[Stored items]
■ ■ ■

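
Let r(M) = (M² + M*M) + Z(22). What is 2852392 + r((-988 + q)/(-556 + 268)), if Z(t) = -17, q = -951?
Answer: 118297455721/41472 ≈ 2.8525e+6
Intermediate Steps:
r(M) = -17 + 2*M² (r(M) = (M² + M*M) - 17 = (M² + M²) - 17 = 2*M² - 17 = -17 + 2*M²)
2852392 + r((-988 + q)/(-556 + 268)) = 2852392 + (-17 + 2*((-988 - 951)/(-556 + 268))²) = 2852392 + (-17 + 2*(-1939/(-288))²) = 2852392 + (-17 + 2*(-1939*(-1/288))²) = 2852392 + (-17 + 2*(1939/288)²) = 2852392 + (-17 + 2*(3759721/82944)) = 2852392 + (-17 + 3759721/41472) = 2852392 + 3054697/41472 = 118297455721/41472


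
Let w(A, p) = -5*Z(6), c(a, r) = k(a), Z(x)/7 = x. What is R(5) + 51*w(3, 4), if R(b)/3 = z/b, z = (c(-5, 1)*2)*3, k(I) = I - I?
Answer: -10710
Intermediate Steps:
k(I) = 0
Z(x) = 7*x
c(a, r) = 0
z = 0 (z = (0*2)*3 = 0*3 = 0)
w(A, p) = -210 (w(A, p) = -35*6 = -5*42 = -210)
R(b) = 0 (R(b) = 3*(0/b) = 3*0 = 0)
R(5) + 51*w(3, 4) = 0 + 51*(-210) = 0 - 10710 = -10710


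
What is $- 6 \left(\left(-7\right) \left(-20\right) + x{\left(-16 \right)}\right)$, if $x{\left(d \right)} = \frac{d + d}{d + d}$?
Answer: $-846$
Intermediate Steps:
$x{\left(d \right)} = 1$ ($x{\left(d \right)} = \frac{2 d}{2 d} = 2 d \frac{1}{2 d} = 1$)
$- 6 \left(\left(-7\right) \left(-20\right) + x{\left(-16 \right)}\right) = - 6 \left(\left(-7\right) \left(-20\right) + 1\right) = - 6 \left(140 + 1\right) = \left(-6\right) 141 = -846$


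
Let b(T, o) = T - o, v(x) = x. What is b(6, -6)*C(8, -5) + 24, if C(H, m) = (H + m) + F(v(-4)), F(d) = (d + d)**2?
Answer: 828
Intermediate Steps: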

■ ■ ■

_Work instructions_
What is needed is an exact copy of the lines from the one containing "Let w(A, p)" through the final line of the data, both included, and nothing more.

_Your solution_
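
Let w(A, p) = -5*Z(6), c(a, r) = k(a), Z(x)/7 = x. What is R(5) + 51*w(3, 4), if R(b)/3 = z/b, z = (c(-5, 1)*2)*3, k(I) = I - I?
Answer: -10710
Intermediate Steps:
k(I) = 0
Z(x) = 7*x
c(a, r) = 0
z = 0 (z = (0*2)*3 = 0*3 = 0)
w(A, p) = -210 (w(A, p) = -35*6 = -5*42 = -210)
R(b) = 0 (R(b) = 3*(0/b) = 3*0 = 0)
R(5) + 51*w(3, 4) = 0 + 51*(-210) = 0 - 10710 = -10710


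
What is $- 6 \left(\left(-7\right) \left(-20\right) + x{\left(-16 \right)}\right)$, if $x{\left(d \right)} = \frac{d + d}{d + d}$?
Answer: $-846$
Intermediate Steps:
$x{\left(d \right)} = 1$ ($x{\left(d \right)} = \frac{2 d}{2 d} = 2 d \frac{1}{2 d} = 1$)
$- 6 \left(\left(-7\right) \left(-20\right) + x{\left(-16 \right)}\right) = - 6 \left(\left(-7\right) \left(-20\right) + 1\right) = - 6 \left(140 + 1\right) = \left(-6\right) 141 = -846$


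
Let b(T, o) = T - o, v(x) = x. What is b(6, -6)*C(8, -5) + 24, if C(H, m) = (H + m) + F(v(-4)), F(d) = (d + d)**2?
Answer: 828
Intermediate Steps: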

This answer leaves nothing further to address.